Task data
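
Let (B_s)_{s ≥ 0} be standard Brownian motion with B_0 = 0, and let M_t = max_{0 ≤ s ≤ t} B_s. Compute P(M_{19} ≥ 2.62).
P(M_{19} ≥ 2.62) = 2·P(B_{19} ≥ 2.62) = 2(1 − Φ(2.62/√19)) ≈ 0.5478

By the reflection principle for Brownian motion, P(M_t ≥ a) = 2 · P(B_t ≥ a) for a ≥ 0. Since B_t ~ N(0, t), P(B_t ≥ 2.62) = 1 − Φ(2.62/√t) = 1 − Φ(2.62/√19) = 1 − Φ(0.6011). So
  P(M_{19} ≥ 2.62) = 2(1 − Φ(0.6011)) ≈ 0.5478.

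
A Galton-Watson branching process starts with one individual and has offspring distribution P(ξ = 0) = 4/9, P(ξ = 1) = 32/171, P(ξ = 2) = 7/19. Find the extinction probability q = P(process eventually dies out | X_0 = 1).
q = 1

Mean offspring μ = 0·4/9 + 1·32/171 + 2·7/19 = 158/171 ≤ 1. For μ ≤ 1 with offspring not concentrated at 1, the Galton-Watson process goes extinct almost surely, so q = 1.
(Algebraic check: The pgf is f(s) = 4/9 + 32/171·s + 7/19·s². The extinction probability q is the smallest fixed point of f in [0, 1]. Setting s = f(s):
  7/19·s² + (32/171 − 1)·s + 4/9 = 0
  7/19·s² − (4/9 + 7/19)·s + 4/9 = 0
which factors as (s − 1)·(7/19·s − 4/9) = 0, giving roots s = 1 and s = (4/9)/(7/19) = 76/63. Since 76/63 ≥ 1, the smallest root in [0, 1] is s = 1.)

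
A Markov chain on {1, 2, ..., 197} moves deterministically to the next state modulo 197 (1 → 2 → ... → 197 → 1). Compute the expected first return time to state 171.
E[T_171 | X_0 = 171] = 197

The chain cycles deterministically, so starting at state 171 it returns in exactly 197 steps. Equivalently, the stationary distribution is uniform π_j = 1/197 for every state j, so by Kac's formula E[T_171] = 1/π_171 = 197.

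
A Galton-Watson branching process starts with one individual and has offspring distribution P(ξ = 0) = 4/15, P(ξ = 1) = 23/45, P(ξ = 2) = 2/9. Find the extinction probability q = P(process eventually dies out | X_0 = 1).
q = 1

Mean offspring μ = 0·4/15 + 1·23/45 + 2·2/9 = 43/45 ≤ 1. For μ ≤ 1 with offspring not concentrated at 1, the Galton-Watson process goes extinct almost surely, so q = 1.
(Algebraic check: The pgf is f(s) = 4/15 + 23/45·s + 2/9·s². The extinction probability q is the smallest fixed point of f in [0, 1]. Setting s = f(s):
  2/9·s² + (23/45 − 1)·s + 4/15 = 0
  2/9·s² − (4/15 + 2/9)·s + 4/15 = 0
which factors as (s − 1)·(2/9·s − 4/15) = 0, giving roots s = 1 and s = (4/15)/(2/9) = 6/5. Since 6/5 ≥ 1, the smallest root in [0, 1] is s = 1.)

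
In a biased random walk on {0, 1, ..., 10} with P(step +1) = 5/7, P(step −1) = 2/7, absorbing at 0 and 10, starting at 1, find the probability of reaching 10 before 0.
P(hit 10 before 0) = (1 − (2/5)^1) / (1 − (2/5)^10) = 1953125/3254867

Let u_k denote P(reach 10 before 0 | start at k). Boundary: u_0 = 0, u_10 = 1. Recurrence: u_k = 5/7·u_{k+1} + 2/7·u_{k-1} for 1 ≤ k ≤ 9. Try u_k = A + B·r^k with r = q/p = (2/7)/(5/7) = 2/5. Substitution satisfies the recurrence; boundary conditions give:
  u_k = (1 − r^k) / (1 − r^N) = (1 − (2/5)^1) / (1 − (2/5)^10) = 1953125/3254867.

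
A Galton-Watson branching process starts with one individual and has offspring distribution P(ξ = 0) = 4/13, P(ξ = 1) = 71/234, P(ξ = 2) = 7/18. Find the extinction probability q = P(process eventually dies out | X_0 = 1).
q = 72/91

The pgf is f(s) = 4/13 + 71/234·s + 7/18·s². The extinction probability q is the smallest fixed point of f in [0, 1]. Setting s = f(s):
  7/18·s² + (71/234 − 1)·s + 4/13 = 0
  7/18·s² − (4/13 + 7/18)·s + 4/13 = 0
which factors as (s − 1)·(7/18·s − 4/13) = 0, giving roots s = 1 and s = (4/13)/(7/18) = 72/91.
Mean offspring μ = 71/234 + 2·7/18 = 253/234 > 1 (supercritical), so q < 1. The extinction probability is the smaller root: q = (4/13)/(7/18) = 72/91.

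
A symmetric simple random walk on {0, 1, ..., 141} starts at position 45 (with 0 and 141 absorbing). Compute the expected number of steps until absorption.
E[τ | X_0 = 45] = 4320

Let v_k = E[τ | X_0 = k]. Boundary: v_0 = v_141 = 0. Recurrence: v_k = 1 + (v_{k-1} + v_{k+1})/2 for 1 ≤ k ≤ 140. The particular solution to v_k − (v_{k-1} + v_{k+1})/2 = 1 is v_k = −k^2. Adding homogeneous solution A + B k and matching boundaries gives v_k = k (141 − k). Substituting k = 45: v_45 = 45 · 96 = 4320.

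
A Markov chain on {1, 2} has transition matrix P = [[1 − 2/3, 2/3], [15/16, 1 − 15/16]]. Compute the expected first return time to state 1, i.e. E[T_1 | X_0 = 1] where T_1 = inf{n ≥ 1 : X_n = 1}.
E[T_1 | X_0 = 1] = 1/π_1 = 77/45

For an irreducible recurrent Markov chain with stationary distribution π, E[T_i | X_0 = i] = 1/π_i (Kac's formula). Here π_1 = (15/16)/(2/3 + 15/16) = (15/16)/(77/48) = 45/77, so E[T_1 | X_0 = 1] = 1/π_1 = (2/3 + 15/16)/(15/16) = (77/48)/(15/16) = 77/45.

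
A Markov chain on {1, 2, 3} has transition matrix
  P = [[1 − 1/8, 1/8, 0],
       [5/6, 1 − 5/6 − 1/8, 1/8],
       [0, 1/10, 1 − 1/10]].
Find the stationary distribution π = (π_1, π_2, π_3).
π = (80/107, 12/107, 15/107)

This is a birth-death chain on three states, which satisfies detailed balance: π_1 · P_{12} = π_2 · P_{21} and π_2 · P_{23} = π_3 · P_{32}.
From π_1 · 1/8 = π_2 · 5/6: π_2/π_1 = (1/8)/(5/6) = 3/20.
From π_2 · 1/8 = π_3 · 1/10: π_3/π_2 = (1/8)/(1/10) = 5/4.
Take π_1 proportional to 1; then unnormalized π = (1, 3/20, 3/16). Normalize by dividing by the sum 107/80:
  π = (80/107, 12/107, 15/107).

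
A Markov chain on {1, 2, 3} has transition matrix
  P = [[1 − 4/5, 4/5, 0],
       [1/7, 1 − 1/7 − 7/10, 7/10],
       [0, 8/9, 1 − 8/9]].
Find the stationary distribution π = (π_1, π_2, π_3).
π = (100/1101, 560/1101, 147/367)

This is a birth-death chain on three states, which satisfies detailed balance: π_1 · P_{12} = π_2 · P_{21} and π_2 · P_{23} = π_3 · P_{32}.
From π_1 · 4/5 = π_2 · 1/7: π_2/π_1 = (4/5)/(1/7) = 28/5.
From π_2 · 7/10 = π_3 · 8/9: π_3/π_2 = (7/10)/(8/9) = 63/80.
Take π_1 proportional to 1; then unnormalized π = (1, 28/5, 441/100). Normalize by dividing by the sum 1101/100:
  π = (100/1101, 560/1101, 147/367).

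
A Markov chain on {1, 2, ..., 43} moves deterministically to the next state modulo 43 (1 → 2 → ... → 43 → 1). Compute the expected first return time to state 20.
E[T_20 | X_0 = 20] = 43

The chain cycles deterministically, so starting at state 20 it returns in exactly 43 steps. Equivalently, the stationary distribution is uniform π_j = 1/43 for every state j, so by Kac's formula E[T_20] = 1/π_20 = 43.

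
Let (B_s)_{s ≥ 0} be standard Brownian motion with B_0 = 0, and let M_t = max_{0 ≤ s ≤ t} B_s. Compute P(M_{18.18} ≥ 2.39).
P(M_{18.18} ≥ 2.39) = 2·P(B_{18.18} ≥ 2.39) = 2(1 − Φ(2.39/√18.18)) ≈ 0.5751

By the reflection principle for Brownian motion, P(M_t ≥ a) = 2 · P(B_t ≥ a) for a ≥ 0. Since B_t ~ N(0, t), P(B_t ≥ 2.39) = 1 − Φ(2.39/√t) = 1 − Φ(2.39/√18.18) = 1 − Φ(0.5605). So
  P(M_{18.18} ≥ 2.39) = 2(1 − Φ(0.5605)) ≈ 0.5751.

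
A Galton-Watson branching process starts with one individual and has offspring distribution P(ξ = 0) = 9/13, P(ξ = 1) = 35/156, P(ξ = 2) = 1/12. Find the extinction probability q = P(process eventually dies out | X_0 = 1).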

Work instruction
Write out word for word only the lines from the one with "[0, 8/9, 1 − 8/9]]." to the end of the material, both ends included.

Answer
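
       [0, 8/9, 1 − 8/9]].
Find the stationary distribution π = (π_1, π_2, π_3).
π = (100/1101, 560/1101, 147/367)

This is a birth-death chain on three states, which satisfies detailed balance: π_1 · P_{12} = π_2 · P_{21} and π_2 · P_{23} = π_3 · P_{32}.
From π_1 · 4/5 = π_2 · 1/7: π_2/π_1 = (4/5)/(1/7) = 28/5.
From π_2 · 7/10 = π_3 · 8/9: π_3/π_2 = (7/10)/(8/9) = 63/80.
Take π_1 proportional to 1; then unnormalized π = (1, 28/5, 441/100). Normalize by dividing by the sum 1101/100:
  π = (100/1101, 560/1101, 147/367).

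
A Markov chain on {1, 2, ..., 43} moves deterministically to the next state modulo 43 (1 → 2 → ... → 43 → 1). Compute the expected first return time to state 20.
E[T_20 | X_0 = 20] = 43

The chain cycles deterministically, so starting at state 20 it returns in exactly 43 steps. Equivalently, the stationary distribution is uniform π_j = 1/43 for every state j, so by Kac's formula E[T_20] = 1/π_20 = 43.

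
Let (B_s)_{s ≥ 0} be standard Brownian motion with B_0 = 0, and let M_t = max_{0 ≤ s ≤ t} B_s. Compute P(M_{18.18} ≥ 2.39).
P(M_{18.18} ≥ 2.39) = 2·P(B_{18.18} ≥ 2.39) = 2(1 − Φ(2.39/√18.18)) ≈ 0.5751

By the reflection principle for Brownian motion, P(M_t ≥ a) = 2 · P(B_t ≥ a) for a ≥ 0. Since B_t ~ N(0, t), P(B_t ≥ 2.39) = 1 − Φ(2.39/√t) = 1 − Φ(2.39/√18.18) = 1 − Φ(0.5605). So
  P(M_{18.18} ≥ 2.39) = 2(1 − Φ(0.5605)) ≈ 0.5751.

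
A Galton-Watson branching process starts with one individual and has offspring distribution P(ξ = 0) = 9/13, P(ξ = 1) = 35/156, P(ξ = 2) = 1/12. Find the extinction probability q = P(process eventually dies out | X_0 = 1).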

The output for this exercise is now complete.